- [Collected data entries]
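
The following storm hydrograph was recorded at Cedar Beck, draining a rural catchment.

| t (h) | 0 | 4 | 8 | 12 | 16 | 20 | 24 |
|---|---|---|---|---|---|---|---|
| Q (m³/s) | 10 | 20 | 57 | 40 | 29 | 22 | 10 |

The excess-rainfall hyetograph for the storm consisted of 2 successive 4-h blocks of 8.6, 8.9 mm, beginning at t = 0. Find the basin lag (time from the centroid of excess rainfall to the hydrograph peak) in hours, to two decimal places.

t_L ≈ 3.97 h

Centroid of excess rainfall: t_c = Σ P_i·t̄_i / ΣP_i = 4.0343 h (block centres at 2, 6 h).
Hydrograph peak occurs at t = 8 h, so basin lag t_L = 8 − 4.0343 = 3.97 h.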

- [WHAT YOU NEED TO DO] Line by line, copy the data above.

- [ANSWER TO THIS TASK]
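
The following storm hydrograph was recorded at Cedar Beck, draining a rural catchment.

| t (h) | 0 | 4 | 8 | 12 | 16 | 20 | 24 |
|---|---|---|---|---|---|---|---|
| Q (m³/s) | 10 | 20 | 57 | 40 | 29 | 22 | 10 |

The excess-rainfall hyetograph for the storm consisted of 2 successive 4-h blocks of 8.6, 8.9 mm, beginning at t = 0. Find the basin lag (time from the centroid of excess rainfall to the hydrograph peak) in hours, to two decimal places.

t_L ≈ 3.97 h

Centroid of excess rainfall: t_c = Σ P_i·t̄_i / ΣP_i = 4.0343 h (block centres at 2, 6 h).
Hydrograph peak occurs at t = 8 h, so basin lag t_L = 8 − 4.0343 = 3.97 h.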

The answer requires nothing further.